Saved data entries
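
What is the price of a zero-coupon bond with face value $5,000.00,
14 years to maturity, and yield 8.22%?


Formula: Price = FV / (1 + r)^n
Substituting: Price = $5,000.00 / (1 + 0.0822)^14
Discount factor: (1.0822)^14 = 3.022076
Price = $5,000.00 / 3.022076 = $1,654.49

$1,654.49


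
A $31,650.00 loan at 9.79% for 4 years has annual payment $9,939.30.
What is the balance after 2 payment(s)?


Formula: Balance = PV*(1+r)^k - PMT*((1+r)^k - 1)/r
Growth: (1 + 0.0979)^2 = 1.205384
Accumulated factor: ((1+r)^k - 1)/r = 2.0979
Balance = $31,650.00 * 1.205384 - $9,939.30 * 2.0979
Balance = $17,298.76

$17,298.76


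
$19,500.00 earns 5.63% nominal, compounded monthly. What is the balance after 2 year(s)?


Formula: FV = P * (1 + r/m)^(m*t)
Period rate: r/m = 0.0563 / 12 = 0.004692
Total periods: m*t = 12 * 2 = 24
Growth factor: (1 + 0.004692)^24 = 1.11889
FV = $19,500.00 * 1.11889 = $21,818.35

$21,818.35


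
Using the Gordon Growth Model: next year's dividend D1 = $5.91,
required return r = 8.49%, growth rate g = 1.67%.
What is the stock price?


Formula: P = D1 / (r - g)
Spread: r - g = 0.0849 - 0.0167 = 0.0682
Substituting: P = $5.91 / 0.0682
P = $86.66

$86.66


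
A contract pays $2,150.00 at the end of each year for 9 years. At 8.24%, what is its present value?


Formula: PV = PMT * (1 - (1+r)^(-n)) / r
Discount factor: (1 + 0.0824)^(-9) = 0.490354
Bracket: 1 - 0.490354 = 0.509646
PV = $2,150.00 * 0.509646 / 0.0824 = $13,297.80

$13,297.80


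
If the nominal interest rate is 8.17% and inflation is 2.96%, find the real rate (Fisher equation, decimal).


Formula: (1 + r_real) = (1 + r_nom) / (1 + inflation)
Substituting: (1 + r_real) = 1.0817 / 1.0296
(1 + r_real) = 1.050602
r_real = 1.050602 - 1 = 0.050602

0.050602


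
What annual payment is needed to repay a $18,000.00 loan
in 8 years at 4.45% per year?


Formula: PMT = PV * r / (1 - (1+r)^(-n))
Denominator: 1 - (1 + 0.0445)^(-8) = 0.294117
Numerator: $18,000.00 * 0.0445 = 801.0
PMT = 801.0 / 0.294117 = $2,723.40

$2,723.40


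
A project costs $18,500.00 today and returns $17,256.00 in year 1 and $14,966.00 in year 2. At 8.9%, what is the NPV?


Formula: NPV = C0 + C1/(1+r) + C2/(1+r)^2
Discount C1: $17,256.00 / (1 + 0.089) = $15,845.73
Discount C2: $14,966.00 / (1 + 0.089)^2 = $12,619.73
NPV = -$18,500.00 + $15,845.73 + $12,619.73 = $9,965.46

$9,965.46


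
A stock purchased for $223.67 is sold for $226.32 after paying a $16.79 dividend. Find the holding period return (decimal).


Formula: HPR = (P1 - P0 + D) / P0
Gain: $226.32 - $223.67 + $16.79 = $19.44
HPR = $19.44 / $223.67 = 0.0869

0.0869


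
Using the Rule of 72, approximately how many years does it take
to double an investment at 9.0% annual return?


Formula: Years ≈ 72 / r
Substituting: Years ≈ 72 / 9.0
Years ≈ 8.0

8.0 years


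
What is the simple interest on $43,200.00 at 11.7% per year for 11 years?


Formula: I = P * r * t
Substituting: I = $43,200.00 * 0.117 * 11
Step: I = $43,200.00 * 1.287
I = $55,598.40

$55,598.40


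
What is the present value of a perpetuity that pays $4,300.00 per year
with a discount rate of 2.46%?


Formula: PV = C / r
Substituting: PV = $4,300.00 / 0.0246
PV = $174,796.75

$174,796.75


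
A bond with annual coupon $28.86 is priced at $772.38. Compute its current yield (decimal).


Formula: Current yield = annual coupon / price
Substituting: CY = $28.86 / $772.38
CY = 0.037365

0.037365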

What to do :: Report how many lines in the data include the word "Using". Nothing else is needed.

Completed task :: 2